### EXCERPTED DATA:
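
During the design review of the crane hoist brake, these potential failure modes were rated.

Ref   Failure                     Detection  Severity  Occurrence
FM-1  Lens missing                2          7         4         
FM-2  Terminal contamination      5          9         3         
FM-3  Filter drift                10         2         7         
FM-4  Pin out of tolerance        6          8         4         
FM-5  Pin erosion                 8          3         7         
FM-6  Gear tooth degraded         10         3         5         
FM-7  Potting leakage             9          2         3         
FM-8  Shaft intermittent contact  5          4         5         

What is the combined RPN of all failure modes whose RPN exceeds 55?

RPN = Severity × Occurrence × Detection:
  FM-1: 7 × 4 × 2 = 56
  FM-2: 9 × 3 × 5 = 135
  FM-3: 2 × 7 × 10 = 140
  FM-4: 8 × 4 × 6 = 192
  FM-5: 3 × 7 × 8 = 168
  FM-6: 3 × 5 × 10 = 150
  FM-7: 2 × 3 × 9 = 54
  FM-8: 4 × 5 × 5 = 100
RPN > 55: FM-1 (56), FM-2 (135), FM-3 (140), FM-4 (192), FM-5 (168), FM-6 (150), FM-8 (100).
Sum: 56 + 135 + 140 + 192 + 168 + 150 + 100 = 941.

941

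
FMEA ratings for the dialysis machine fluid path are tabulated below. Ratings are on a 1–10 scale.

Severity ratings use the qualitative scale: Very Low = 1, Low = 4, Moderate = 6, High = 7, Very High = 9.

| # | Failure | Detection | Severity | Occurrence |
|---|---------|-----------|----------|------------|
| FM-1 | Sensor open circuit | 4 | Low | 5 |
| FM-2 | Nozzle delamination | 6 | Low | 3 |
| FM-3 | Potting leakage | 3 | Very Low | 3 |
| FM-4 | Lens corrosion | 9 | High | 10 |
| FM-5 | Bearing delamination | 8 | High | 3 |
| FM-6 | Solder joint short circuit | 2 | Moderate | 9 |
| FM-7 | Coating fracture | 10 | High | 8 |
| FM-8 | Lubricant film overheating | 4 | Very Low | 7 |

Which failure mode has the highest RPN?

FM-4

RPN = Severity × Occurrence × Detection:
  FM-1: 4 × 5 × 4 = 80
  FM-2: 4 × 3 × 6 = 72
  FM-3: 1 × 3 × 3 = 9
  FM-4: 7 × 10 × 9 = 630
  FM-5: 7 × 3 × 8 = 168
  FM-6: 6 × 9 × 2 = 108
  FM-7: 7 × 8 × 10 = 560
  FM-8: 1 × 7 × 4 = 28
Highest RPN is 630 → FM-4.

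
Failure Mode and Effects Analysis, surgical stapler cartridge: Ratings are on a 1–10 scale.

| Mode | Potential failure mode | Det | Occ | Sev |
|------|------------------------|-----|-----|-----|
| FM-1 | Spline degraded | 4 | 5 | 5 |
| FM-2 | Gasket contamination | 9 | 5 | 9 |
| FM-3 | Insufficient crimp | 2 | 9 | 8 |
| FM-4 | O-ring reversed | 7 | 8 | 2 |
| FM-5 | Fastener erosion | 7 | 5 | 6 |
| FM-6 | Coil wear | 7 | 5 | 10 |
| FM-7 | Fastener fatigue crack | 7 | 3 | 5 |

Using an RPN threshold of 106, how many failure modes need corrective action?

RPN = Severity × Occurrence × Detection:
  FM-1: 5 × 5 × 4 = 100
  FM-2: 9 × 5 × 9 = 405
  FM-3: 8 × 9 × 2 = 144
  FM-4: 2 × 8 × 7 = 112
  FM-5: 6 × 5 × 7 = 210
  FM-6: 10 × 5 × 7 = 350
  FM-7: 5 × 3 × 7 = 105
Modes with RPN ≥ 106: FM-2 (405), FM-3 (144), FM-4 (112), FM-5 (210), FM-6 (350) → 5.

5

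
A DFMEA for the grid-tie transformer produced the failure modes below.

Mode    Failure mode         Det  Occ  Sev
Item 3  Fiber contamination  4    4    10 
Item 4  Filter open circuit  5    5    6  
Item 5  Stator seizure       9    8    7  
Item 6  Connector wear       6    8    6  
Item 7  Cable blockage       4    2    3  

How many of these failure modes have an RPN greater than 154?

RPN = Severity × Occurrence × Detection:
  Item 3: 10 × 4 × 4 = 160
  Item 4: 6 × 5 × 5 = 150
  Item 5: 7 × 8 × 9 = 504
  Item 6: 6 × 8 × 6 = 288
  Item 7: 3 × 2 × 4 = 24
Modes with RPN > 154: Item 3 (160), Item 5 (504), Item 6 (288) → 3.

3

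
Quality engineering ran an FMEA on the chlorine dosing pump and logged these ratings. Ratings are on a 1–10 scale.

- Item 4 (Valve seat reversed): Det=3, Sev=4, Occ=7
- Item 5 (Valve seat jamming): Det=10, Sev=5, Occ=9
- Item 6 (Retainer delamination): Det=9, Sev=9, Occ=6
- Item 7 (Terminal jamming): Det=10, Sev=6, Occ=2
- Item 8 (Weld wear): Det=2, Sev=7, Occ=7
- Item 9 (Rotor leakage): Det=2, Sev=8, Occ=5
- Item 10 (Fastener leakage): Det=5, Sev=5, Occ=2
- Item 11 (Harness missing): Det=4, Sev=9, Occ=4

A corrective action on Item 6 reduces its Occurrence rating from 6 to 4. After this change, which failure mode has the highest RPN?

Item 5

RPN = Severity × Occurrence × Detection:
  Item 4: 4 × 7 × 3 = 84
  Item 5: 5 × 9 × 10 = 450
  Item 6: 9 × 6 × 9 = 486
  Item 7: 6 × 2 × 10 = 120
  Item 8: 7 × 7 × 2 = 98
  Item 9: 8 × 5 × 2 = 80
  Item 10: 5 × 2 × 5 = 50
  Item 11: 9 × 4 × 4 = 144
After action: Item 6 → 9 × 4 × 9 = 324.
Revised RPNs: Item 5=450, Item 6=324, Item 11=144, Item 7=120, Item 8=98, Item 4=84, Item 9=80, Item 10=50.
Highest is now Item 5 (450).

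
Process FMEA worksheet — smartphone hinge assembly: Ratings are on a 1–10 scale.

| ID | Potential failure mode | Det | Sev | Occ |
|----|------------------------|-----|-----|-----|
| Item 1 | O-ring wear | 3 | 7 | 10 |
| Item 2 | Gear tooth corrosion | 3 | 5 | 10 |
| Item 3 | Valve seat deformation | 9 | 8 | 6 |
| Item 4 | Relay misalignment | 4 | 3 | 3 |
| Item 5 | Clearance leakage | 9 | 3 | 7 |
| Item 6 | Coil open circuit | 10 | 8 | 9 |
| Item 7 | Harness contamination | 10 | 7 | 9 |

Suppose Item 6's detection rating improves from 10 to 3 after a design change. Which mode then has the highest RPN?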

--

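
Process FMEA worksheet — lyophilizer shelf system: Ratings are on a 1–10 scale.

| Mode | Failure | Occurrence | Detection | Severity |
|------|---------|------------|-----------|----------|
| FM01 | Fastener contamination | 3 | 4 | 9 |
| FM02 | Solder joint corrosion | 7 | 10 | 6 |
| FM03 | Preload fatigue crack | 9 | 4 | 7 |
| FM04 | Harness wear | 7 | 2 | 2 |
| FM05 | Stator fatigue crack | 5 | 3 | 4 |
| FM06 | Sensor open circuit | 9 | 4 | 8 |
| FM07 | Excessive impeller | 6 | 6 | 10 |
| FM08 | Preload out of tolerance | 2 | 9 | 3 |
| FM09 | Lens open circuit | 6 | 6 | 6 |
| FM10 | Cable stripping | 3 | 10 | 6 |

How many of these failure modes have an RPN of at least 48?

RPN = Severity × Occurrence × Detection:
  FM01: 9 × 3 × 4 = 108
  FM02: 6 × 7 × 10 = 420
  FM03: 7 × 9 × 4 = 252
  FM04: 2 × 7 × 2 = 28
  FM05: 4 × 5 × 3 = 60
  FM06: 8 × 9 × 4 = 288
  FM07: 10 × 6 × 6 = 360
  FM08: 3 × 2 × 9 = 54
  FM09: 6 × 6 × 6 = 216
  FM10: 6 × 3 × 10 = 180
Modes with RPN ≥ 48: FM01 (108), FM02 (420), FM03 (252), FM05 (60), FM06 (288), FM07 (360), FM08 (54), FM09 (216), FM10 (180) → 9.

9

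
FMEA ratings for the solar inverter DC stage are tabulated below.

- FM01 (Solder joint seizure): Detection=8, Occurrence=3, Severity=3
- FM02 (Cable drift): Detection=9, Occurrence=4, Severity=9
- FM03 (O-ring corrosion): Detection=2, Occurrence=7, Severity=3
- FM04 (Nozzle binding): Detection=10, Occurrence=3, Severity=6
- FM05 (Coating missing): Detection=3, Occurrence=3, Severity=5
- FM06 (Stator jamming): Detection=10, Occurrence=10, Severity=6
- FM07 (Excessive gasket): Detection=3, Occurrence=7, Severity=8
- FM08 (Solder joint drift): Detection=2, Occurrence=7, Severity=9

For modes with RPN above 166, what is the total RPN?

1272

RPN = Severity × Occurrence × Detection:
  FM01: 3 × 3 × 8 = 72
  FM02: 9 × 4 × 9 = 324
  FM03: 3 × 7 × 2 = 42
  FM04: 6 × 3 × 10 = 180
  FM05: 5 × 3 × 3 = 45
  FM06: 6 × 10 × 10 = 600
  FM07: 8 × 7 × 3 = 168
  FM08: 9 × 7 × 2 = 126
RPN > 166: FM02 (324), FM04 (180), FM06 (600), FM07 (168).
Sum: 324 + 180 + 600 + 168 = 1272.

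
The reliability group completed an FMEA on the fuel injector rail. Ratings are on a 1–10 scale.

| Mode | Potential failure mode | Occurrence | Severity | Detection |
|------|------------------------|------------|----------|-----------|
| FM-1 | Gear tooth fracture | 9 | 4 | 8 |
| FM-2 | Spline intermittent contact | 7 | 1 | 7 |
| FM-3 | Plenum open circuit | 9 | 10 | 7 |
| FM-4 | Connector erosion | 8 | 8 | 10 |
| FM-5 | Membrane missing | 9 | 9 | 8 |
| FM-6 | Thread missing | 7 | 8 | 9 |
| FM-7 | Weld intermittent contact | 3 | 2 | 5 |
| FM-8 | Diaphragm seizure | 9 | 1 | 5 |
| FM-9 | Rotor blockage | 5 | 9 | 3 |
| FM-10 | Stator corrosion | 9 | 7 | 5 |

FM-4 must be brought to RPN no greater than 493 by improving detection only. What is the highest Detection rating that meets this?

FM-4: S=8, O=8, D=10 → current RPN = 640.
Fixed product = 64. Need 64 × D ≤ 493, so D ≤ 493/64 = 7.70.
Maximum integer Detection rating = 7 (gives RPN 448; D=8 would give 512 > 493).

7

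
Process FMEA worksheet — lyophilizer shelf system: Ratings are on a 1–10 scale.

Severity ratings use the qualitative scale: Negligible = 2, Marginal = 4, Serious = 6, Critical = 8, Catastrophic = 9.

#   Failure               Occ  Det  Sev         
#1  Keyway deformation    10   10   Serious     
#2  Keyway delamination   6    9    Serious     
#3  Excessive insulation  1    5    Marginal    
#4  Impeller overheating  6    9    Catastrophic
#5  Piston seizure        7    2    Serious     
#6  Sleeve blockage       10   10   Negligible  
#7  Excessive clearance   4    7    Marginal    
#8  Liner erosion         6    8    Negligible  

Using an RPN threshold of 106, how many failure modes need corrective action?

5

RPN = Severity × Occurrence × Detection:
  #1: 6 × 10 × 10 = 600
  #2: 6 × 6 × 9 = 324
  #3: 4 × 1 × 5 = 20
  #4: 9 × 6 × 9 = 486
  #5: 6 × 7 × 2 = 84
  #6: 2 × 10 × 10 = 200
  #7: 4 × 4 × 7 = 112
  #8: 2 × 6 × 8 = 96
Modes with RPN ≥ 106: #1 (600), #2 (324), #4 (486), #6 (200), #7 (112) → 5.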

### WHAT YOU NEED TO DO:
Search the lines above for the string "Potting" and copy each line that has it.

### RESPONSE:
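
FM-7  Potting leakage             9          2         3         
| FM-3 | Potting leakage | 3 | Very Low | 3 |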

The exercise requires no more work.